Records excerpted from a collection
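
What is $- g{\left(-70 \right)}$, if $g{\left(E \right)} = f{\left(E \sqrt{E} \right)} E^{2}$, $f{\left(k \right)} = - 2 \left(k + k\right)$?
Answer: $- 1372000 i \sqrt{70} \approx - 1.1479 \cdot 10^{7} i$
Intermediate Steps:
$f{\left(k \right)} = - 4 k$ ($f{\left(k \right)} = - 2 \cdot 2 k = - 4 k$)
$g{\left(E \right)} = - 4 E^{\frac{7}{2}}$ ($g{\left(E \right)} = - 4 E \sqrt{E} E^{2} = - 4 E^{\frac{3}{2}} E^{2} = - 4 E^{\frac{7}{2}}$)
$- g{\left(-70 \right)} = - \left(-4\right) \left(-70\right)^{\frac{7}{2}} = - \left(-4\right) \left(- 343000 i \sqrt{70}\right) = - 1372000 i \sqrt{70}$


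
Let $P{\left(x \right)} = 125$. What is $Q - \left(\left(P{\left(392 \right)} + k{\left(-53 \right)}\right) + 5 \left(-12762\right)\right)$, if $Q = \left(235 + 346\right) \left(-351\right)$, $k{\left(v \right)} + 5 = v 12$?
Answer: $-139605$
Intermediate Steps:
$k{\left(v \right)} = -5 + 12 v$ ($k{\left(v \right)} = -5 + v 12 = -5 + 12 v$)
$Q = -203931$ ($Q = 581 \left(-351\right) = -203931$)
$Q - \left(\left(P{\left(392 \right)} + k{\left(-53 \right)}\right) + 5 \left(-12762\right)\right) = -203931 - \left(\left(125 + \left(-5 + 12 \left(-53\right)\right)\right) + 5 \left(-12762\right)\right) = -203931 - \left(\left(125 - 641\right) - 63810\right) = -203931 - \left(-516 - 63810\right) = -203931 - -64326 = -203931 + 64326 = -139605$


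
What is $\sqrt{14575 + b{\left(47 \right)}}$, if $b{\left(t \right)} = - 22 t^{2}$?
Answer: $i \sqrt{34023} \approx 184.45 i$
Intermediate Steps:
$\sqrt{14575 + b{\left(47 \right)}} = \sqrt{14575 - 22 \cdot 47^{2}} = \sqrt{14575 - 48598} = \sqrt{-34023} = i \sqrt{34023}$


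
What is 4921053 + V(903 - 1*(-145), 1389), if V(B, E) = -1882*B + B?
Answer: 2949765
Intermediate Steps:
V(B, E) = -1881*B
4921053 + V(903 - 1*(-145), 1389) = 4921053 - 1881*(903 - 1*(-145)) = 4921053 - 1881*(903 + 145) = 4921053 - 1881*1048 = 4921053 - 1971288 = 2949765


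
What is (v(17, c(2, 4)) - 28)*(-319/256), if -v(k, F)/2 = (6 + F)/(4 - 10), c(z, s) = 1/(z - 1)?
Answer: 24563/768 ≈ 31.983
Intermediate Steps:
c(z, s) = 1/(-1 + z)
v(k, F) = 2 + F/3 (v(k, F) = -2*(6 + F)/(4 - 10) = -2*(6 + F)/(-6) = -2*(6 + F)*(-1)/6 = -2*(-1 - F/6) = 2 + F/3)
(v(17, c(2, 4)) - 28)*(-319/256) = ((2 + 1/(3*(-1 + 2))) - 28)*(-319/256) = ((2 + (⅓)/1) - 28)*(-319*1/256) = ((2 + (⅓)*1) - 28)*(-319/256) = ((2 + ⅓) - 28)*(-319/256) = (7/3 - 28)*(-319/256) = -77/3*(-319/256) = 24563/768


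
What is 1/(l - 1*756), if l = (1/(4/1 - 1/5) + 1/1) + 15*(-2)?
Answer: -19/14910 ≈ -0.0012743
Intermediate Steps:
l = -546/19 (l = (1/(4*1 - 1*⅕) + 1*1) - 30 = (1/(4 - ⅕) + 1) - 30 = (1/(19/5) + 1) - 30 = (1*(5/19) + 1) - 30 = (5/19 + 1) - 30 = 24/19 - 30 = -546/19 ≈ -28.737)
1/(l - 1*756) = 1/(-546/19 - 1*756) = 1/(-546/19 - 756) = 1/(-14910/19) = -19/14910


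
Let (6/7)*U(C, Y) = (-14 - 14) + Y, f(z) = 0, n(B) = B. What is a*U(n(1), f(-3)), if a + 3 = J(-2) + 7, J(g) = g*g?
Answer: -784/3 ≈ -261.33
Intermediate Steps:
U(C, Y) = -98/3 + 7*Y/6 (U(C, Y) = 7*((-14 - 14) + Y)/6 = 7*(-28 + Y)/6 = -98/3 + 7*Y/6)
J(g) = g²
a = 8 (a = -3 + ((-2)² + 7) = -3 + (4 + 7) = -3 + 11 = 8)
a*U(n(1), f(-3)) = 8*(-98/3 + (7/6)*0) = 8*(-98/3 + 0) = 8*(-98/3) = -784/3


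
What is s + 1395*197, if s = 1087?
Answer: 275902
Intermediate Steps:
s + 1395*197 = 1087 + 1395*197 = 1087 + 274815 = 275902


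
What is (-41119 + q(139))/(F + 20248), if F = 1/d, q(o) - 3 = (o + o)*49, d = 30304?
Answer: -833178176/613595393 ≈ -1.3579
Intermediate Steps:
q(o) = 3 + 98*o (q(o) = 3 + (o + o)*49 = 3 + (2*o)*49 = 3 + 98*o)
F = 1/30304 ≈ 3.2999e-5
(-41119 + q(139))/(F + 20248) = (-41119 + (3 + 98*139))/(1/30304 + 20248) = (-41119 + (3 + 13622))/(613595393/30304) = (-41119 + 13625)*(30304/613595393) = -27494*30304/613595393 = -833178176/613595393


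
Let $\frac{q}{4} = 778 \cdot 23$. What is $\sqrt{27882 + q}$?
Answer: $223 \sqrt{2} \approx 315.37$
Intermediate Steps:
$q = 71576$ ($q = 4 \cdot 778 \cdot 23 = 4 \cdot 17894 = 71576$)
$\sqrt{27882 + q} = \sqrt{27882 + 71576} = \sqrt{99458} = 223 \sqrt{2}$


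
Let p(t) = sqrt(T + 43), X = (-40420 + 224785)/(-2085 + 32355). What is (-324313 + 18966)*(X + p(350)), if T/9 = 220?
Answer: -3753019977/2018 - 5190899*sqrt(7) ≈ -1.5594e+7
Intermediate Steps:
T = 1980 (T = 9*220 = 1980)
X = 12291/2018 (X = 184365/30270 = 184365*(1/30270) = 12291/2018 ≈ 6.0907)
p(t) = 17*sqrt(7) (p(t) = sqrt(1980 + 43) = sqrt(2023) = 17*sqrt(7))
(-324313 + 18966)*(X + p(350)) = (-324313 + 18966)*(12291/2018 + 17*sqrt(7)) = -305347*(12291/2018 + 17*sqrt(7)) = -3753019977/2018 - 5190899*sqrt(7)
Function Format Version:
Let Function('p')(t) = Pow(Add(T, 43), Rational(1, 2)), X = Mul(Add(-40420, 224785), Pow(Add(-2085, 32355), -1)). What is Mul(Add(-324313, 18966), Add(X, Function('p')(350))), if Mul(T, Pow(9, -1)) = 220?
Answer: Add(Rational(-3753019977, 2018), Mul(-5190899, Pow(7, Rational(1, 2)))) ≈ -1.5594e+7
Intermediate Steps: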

Work required =>
The lines to copy run from the first line of the entries to the line containing "Answer: $- 1372000"; copy them exactly and output nothing else.

Finished exercise =>
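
What is $- g{\left(-70 \right)}$, if $g{\left(E \right)} = f{\left(E \sqrt{E} \right)} E^{2}$, $f{\left(k \right)} = - 2 \left(k + k\right)$?
Answer: $- 1372000 i \sqrt{70} \approx - 1.1479 \cdot 10^{7} i$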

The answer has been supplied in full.